Exercise brief: A verbatim reproduction of the lines below, from the line containing "number of 00:20:34;21." through the line containing "A deck displays", both ends included, is the whole required output.

Input:
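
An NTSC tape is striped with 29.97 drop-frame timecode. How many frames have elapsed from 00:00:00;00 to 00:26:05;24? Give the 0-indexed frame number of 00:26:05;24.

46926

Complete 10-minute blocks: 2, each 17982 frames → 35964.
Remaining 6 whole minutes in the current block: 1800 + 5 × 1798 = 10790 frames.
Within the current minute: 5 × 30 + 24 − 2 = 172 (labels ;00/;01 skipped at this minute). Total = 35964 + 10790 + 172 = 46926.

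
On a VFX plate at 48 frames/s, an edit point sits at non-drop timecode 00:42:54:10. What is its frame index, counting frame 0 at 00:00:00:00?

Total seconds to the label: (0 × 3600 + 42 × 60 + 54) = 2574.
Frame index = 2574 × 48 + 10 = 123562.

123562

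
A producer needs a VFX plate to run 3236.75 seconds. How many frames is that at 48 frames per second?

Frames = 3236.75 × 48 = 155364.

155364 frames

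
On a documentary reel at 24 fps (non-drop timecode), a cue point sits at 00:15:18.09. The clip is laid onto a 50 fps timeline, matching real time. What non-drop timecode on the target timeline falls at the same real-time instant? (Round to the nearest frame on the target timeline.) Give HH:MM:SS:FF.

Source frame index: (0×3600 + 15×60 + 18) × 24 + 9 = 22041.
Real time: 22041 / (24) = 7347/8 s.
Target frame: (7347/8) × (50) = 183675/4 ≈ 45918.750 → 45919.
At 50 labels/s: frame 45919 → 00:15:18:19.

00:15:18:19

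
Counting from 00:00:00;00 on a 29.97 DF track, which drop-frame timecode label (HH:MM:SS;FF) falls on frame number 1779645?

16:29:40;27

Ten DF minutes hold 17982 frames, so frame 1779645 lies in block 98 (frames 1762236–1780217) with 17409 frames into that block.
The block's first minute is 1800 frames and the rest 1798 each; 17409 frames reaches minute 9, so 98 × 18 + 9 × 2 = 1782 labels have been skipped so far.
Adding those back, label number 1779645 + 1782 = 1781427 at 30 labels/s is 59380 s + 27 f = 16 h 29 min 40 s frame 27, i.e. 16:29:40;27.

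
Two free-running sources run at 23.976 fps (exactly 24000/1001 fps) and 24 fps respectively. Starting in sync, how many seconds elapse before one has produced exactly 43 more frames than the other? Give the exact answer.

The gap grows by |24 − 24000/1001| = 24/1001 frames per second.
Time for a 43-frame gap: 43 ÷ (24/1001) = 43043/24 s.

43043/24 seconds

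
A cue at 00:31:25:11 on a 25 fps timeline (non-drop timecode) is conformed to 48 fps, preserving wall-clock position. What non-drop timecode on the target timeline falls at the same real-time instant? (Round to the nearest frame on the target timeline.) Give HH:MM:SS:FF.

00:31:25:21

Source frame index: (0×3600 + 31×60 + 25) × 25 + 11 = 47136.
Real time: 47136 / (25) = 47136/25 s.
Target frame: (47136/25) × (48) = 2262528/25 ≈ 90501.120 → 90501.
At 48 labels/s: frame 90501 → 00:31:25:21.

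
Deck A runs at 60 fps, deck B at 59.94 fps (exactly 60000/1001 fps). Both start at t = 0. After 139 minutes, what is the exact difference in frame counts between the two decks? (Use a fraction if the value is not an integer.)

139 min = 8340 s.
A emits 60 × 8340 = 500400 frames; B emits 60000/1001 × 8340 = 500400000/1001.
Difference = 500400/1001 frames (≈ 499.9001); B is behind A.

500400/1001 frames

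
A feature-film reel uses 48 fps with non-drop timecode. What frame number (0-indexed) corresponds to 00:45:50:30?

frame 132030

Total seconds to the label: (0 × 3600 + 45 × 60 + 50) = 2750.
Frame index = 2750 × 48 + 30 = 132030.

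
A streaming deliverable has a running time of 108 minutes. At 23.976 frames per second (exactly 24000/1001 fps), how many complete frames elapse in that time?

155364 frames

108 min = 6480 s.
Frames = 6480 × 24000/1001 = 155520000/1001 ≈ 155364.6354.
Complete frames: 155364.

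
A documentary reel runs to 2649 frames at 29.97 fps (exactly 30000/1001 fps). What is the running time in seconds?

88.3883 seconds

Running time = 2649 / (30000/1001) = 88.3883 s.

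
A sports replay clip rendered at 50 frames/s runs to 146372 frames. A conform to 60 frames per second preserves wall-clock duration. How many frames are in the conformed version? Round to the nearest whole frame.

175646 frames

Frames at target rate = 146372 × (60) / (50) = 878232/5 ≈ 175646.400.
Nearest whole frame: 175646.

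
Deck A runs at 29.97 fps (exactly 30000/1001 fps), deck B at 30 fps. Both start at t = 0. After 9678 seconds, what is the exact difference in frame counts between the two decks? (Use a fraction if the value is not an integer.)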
...
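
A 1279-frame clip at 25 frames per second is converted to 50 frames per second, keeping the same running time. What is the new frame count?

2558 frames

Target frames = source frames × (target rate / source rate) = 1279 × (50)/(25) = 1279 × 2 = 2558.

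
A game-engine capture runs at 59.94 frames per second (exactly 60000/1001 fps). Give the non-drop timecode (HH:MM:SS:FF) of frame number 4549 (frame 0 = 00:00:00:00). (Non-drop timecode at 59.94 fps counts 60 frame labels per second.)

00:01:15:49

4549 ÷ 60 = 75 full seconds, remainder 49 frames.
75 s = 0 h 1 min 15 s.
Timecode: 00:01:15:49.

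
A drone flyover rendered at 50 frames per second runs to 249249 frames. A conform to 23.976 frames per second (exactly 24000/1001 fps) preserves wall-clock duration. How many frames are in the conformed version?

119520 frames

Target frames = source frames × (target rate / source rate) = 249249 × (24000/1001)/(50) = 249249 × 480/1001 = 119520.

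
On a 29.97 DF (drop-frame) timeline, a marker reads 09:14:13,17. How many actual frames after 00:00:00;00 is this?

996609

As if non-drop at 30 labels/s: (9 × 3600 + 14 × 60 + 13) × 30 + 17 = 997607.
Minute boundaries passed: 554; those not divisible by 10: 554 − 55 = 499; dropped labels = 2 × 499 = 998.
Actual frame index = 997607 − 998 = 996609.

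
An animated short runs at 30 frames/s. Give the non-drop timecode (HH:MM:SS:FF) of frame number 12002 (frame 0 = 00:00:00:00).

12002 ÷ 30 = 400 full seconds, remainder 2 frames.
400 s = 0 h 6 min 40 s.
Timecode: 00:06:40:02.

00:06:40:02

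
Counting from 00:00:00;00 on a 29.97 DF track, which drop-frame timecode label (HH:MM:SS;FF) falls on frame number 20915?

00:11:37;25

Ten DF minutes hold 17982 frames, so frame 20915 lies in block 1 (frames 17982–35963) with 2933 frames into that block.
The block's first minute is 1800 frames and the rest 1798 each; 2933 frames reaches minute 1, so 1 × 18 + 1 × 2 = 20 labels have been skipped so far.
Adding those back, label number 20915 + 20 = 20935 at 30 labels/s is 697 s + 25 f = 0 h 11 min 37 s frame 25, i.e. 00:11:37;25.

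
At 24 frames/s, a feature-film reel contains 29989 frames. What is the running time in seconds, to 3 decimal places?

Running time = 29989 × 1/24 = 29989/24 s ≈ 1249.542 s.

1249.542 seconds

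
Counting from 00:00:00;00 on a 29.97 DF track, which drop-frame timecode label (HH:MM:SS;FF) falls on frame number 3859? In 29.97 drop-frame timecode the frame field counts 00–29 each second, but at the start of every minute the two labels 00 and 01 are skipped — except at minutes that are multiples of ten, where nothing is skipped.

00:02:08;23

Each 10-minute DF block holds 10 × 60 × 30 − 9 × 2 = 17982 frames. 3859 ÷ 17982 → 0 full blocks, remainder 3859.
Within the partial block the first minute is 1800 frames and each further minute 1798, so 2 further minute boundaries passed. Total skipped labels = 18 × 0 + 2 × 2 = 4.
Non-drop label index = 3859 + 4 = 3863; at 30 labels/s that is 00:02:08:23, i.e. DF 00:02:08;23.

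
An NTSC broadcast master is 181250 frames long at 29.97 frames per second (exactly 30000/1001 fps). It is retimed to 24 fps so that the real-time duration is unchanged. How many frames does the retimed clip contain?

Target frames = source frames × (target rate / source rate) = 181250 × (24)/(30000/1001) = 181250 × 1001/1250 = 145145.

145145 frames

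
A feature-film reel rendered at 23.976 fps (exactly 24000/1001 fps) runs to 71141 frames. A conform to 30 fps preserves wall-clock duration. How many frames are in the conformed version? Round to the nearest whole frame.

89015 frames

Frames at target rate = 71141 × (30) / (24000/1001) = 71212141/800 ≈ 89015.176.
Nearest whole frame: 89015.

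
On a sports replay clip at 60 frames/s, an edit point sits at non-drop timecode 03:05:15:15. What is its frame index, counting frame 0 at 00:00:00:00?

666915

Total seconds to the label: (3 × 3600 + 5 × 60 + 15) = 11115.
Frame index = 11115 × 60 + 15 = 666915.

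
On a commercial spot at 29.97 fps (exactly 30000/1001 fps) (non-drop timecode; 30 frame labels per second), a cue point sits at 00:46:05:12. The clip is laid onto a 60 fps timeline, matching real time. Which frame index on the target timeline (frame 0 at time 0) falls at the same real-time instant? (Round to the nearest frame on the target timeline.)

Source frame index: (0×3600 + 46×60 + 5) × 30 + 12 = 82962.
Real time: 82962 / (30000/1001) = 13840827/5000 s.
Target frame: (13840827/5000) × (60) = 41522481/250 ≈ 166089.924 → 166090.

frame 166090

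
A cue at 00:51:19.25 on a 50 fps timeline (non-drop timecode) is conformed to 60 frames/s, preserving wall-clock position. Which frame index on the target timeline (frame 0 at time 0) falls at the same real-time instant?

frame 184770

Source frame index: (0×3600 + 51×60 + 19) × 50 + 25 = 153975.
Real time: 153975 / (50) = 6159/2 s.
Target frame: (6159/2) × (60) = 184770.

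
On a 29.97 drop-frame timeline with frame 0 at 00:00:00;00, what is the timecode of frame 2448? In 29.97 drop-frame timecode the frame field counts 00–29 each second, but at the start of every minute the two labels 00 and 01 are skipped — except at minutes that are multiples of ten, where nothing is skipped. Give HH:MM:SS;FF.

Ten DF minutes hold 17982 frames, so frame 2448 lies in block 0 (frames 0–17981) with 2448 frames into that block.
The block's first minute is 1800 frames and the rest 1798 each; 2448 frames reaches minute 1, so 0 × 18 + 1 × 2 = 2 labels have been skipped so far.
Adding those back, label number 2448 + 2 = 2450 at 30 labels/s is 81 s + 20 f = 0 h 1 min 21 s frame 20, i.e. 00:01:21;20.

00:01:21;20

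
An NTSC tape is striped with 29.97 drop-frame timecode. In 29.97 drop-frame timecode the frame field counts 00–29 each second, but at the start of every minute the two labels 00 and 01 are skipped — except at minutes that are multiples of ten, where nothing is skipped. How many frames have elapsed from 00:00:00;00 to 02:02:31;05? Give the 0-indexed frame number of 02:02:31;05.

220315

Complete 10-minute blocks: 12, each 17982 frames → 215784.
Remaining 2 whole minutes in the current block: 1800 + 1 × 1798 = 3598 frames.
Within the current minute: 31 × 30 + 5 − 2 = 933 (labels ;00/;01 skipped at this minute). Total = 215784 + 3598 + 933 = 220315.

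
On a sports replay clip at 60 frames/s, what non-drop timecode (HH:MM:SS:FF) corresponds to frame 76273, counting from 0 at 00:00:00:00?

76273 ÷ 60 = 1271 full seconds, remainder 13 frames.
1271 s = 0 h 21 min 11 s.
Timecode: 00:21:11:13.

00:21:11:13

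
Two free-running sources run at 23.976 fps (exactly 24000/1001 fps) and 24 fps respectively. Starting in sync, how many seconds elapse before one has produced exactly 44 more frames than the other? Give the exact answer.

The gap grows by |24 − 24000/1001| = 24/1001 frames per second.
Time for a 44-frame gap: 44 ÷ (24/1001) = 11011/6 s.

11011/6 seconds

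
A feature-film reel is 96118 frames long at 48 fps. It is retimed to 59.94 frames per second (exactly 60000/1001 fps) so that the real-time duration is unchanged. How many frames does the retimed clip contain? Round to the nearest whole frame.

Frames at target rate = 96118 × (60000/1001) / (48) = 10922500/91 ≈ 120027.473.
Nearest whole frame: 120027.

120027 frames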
--
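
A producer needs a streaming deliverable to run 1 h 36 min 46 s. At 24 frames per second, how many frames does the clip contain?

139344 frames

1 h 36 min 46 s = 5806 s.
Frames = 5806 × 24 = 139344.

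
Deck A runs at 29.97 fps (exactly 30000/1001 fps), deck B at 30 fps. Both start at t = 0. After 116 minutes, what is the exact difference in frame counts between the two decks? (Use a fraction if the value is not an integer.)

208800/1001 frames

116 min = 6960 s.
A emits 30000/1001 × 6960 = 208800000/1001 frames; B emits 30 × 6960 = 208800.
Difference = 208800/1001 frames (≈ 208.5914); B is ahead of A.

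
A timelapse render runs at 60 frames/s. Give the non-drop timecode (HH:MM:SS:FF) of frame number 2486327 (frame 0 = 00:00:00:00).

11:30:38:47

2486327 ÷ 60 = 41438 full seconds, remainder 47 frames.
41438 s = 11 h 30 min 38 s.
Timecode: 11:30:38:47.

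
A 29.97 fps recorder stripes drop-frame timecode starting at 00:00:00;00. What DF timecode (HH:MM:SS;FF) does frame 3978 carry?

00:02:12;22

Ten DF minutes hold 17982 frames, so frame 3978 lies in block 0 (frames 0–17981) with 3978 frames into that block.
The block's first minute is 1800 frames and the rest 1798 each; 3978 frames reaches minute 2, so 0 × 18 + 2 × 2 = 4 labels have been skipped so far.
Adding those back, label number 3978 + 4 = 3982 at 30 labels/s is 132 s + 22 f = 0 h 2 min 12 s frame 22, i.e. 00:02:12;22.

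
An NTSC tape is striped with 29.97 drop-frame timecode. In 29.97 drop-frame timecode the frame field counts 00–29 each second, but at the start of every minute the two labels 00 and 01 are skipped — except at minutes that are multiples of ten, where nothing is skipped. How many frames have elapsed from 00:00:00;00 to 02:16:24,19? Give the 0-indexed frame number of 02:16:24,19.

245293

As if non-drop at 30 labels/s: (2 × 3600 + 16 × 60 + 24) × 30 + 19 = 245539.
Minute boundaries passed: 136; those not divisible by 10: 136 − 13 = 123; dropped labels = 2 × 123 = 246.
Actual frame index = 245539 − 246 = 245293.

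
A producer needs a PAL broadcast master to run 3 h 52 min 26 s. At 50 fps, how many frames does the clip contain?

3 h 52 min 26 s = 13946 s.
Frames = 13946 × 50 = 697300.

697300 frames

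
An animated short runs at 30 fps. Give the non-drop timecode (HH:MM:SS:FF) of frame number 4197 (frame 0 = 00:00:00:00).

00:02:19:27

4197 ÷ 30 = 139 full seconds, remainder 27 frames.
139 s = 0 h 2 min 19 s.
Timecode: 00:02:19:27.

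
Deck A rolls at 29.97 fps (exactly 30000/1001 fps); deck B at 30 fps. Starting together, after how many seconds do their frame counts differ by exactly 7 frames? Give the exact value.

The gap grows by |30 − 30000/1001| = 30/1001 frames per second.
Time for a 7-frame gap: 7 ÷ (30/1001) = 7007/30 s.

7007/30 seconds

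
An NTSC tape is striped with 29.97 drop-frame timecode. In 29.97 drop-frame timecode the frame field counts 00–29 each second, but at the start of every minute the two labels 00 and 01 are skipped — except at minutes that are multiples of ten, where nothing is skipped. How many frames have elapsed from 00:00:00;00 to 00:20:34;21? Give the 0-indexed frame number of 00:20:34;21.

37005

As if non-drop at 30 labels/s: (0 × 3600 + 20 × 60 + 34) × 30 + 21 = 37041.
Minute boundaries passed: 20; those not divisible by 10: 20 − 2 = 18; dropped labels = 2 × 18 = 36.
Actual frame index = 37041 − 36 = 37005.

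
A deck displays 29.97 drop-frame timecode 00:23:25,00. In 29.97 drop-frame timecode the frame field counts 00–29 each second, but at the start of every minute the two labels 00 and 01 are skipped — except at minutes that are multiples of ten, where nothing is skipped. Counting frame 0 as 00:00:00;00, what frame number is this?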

Output for this task:
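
An NTSC tape is striped with 29.97 drop-frame timecode. In 29.97 drop-frame timecode the frame field counts 00–29 each second, but at the start of every minute the two labels 00 and 01 are skipped — except at minutes that are multiples of ten, where nothing is skipped. How many frames have elapsed from 00:00:00;00 to 00:20:34;21? Give the 0-indexed frame number of 00:20:34;21.

37005

As if non-drop at 30 labels/s: (0 × 3600 + 20 × 60 + 34) × 30 + 21 = 37041.
Minute boundaries passed: 20; those not divisible by 10: 20 − 2 = 18; dropped labels = 2 × 18 = 36.
Actual frame index = 37041 − 36 = 37005.

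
A deck displays 29.97 drop-frame timecode 00:23:25,00. In 29.97 drop-frame timecode the frame field counts 00–29 each second, but at the start of every minute the two labels 00 and 01 are skipped — except at minutes that are multiples of ten, where nothing is skipped. Counting frame 0 as 00:00:00;00, what frame number is this?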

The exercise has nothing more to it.